→ WHAT YOU WILL DO:
From the data, copy out every line in which the word "columns" appears.

AVAILABLE DATA section start

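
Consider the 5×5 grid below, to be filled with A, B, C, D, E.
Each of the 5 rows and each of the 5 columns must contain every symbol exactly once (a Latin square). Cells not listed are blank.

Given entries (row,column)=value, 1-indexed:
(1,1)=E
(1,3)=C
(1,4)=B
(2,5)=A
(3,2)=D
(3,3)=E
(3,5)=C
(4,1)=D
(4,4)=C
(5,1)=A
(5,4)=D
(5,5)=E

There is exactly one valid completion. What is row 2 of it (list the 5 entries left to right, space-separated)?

C B D E A

Row 2, column 4: row 2 has {A} and column 4 has {B, C, D}, leaving only E.
Row 1, column 2: row 1 has {B, C, E} and column 2 has {D}, leaving only A.
Row 1, column 5: row 1 has {A, B, C, E} and column 5 has {A, C, E}, leaving only D.
Row 3, column 1: row 3 has {C, D, E} and column 1 has {A, D, E}, leaving only B.
Row 2, column 1: row 2 has {A, E} and column 1 has {A, B, D, E}, leaving only C.
Row 2, column 2: row 2 has {A, C, E} and column 2 has {A, D}, leaving only B.
Row 2, column 3: row 2 has {A, B, C, E} and column 3 has {C, E}, leaving only D.
So row 2 reads: C B D E A.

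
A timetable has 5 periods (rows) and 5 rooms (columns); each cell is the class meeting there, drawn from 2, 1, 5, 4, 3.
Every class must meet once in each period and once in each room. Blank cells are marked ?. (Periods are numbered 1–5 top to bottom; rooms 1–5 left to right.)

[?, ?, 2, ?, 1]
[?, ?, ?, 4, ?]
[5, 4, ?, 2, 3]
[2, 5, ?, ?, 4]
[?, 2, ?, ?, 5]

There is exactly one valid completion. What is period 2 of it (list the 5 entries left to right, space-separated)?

Period 2, room 5: period 2 has {4} and room 5 has {1, 5, 4, 3}, leaving only 2.
Period 1, room 2: period 1 has {2, 1} and room 2 has {2, 5, 4}, leaving only 3.
Period 2, room 2: period 2 has {2, 4} and room 2 has {2, 5, 4, 3}, leaving only 1.
Period 2, room 1: period 2 has {2, 1, 4} and room 1 has {2, 5}, leaving only 3.
Period 2, room 3: period 2 has {2, 1, 4, 3} and room 3 has {2}, leaving only 5.
So period 2 reads: 3 1 5 4 2.

3 1 5 4 2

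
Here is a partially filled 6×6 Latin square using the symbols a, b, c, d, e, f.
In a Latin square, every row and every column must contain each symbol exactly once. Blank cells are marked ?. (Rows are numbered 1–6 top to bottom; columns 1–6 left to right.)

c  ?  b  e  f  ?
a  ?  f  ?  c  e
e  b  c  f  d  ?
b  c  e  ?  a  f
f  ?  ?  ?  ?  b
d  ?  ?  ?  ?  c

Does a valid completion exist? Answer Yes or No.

No

Row 2, column 2: row 2 has {a, c, e, f} and column 2 has {b, c}, so it must be d.
Row 1, column 2: row 1 has {b, c, e, f} and column 2 has {b, c, d}, so it must be a.
Row 1, column 6: row 1 has {a, b, c, e, f} and column 6 has {b, c, e, f}, so it must be d.
Row 2, column 4: row 2 has {a, c, d, e, f} and column 4 has {e, f}, so it must be b.
Row 3, column 6: row 3 has {b, c, d, e, f} and column 6 has {b, c, d, e, f}, so it must be a.
Row 4, column 4: row 4 has {a, b, c, e, f} and column 4 has {b, e, f}, so it must be d.
Row 5, column 2: row 5 has {b, f} and column 2 has {a, b, c, d}, so it must be e.
Now row 5, column 5: row 5 together with column 5 already contain {a, b, c, d, e, f} — every symbol — so nothing can go there. The grid has no valid completion.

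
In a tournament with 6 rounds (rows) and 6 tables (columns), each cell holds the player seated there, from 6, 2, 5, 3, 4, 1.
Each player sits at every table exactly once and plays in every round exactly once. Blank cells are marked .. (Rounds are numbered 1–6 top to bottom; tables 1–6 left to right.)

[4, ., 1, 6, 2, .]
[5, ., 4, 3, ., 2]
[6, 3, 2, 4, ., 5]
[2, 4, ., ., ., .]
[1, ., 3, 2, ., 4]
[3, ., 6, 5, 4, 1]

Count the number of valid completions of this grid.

Round 1, table 2: eliminating its round and table leaves {5}.
Round 1, table 6: eliminating its round and table leaves {3}.
Round 2, table 2: eliminating its round and table leaves {6, 1}.
Round 2, table 5: eliminating its round and table leaves {6, 1}.
Round 3, table 5: eliminating its round and table leaves {1}.
Round 4, table 3: eliminating its round and table leaves {5}.
Round 4, table 4: eliminating its round and table leaves {1}.
Round 4, table 5: eliminating its round and table leaves {6, 5, 3, 1}.
Round 4, table 6: eliminating its round and table leaves {6, 3}.
Round 5, table 2: eliminating its round and table leaves {6, 5}.
Round 5, table 5: eliminating its round and table leaves {6, 5}.
Round 6, table 2: eliminating its round and table leaves {2}.
Only one assignment across all blanks avoids any round or table repeat, giving 1 completion.

1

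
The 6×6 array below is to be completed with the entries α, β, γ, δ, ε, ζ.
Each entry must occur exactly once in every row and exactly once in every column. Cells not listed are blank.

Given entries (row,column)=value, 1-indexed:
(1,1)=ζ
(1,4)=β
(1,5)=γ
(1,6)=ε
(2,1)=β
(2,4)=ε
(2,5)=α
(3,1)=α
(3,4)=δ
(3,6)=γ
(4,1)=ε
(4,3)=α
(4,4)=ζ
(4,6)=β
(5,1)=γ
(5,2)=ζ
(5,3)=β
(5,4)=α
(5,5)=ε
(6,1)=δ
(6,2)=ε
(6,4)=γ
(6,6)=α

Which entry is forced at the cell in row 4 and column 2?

Row 1, column 3: row 1 has {β, γ, ε, ζ} and column 3 has {α, β}, leaving only δ.
Row 1, column 2: row 1 has {β, γ, δ, ε, ζ} and column 2 has {ε, ζ}, leaving only α.
Row 3, column 2: row 3 has {α, γ, δ} and column 2 has {α, ε, ζ}, leaving only β.
Row 3, column 5: row 3 has {α, β, γ, δ} and column 5 has {α, γ, ε}, leaving only ζ.
Row 3, column 3: row 3 has {α, β, γ, δ, ζ} and column 3 has {α, β, δ}, leaving only ε.
Row 4, column 5: row 4 has {α, β, ε, ζ} and column 5 has {α, γ, ε, ζ}, leaving only δ.
Row 4 already has {α, β, δ, ε, ζ} and column 2 already has {α, β, ε, ζ}, so row 4, column 2 must be γ.

γ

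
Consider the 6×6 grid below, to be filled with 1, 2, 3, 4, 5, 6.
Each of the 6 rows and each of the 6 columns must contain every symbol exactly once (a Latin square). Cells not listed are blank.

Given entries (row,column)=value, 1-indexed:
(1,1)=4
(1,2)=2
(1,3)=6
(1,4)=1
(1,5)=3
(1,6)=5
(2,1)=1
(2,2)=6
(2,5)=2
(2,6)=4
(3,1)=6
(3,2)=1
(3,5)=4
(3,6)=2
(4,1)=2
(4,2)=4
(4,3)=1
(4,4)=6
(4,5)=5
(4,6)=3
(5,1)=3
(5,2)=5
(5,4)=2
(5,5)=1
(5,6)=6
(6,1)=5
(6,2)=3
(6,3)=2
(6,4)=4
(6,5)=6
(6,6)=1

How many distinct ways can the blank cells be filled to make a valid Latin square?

2

Row 2, column 3: eliminating its row and column leaves {3, 5}.
Row 2, column 4: eliminating its row and column leaves {3, 5}.
Row 3, column 3: eliminating its row and column leaves {3, 5}.
Row 3, column 4: eliminating its row and column leaves {3, 5}.
Row 5, column 3: eliminating its row and column leaves {4}.
Enumerating the assignments across these blanks that avoid any row or column repeat gives 2 completions.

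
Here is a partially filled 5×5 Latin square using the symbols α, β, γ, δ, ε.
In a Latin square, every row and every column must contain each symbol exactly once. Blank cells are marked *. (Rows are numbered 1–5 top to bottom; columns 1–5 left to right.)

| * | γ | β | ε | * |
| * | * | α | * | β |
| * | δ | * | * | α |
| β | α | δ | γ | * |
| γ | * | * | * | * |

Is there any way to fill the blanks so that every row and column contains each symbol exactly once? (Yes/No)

No

Row 1, column 5: row 1 has {β, γ, ε} and column 5 has {α, β}, so it must be δ.
Row 1, column 1: row 1 has {β, γ, δ, ε} and column 1 has {β, γ}, so it must be α.
Row 2, column 2: row 2 has {α, β} and column 2 has {α, γ, δ}, so it must be ε.
Row 2, column 1: row 2 has {α, β, ε} and column 1 has {α, β, γ}, so it must be δ.
Now row 2, column 4: row 2 together with column 4 already contain {α, β, γ, δ, ε} — every symbol — so nothing can go there. The grid has no valid completion.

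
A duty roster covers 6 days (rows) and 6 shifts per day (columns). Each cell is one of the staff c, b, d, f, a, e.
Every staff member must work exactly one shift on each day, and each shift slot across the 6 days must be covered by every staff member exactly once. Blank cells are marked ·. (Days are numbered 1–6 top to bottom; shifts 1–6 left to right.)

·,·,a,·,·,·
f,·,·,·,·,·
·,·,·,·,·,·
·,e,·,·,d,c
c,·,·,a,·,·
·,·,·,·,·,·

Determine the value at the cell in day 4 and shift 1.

Day 4, shift 1 is narrowed to {b, a}.
If it were b, then day 4, shift 4 would be left with no valid symbol.
So day 4, shift 1 must be a.

a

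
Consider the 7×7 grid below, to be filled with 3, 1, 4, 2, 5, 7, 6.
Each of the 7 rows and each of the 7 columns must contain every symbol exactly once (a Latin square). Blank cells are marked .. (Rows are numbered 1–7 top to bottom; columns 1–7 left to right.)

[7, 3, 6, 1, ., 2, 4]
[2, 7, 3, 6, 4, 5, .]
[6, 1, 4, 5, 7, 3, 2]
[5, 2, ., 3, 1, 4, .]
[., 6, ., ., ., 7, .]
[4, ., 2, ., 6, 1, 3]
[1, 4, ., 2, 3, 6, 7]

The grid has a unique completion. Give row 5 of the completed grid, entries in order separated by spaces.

3 6 1 4 2 7 5

Row 5, column 1: row 5 has {7, 6} and column 1 has {1, 4, 2, 5, 7, 6}, leaving only 3.
Row 5, column 4: row 5 has {3, 7, 6} and column 4 has {3, 1, 2, 5, 6}, leaving only 4.
Row 1, column 5: row 1 has {3, 1, 4, 2, 7, 6} and column 5 has {3, 1, 4, 7, 6}, leaving only 5.
Row 5, column 5: row 5 has {3, 4, 7, 6} and column 5 has {3, 1, 4, 5, 7, 6}, leaving only 2.
Row 2, column 7: row 2 has {3, 4, 2, 5, 7, 6} and column 7 has {3, 4, 2, 7}, leaving only 1.
Row 5, column 7: row 5 has {3, 4, 2, 7, 6} and column 7 has {3, 1, 4, 2, 7}, leaving only 5.
Row 5, column 3: row 5 has {3, 4, 2, 5, 7, 6} and column 3 has {3, 4, 2, 6}, leaving only 1.
So row 5 reads: 3 6 1 4 2 7 5.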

AVAILABLE DATA section end

→ YOUR SOLUTION:
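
Each of the 5 rows and each of the 5 columns must contain every symbol exactly once (a Latin square). Cells not listed are blank.
A timetable has 5 periods (rows) and 5 rooms (columns); each cell is the class meeting there, drawn from 2, 1, 5, 4, 3.
In a Latin square, every row and every column must contain each symbol exactly once. Blank cells are marked ?. (Rows are numbered 1–6 top to bottom; columns 1–6 left to right.)
In a tournament with 6 rounds (rows) and 6 tables (columns), each cell holds the player seated there, from 6, 2, 5, 3, 4, 1.
Each of the 6 rows and each of the 6 columns must contain every symbol exactly once (a Latin square). Cells not listed are blank.
In a Latin square, every row and every column must contain each symbol exactly once. Blank cells are marked *. (Rows are numbered 1–5 top to bottom; columns 1–5 left to right.)
A duty roster covers 6 days (rows) and 6 shifts per day (columns). Each cell is one of the staff c, b, d, f, a, e.
Each of the 7 rows and each of the 7 columns must contain every symbol exactly once (a Latin square). Blank cells are marked .. (Rows are numbered 1–7 top to bottom; columns 1–7 left to right.)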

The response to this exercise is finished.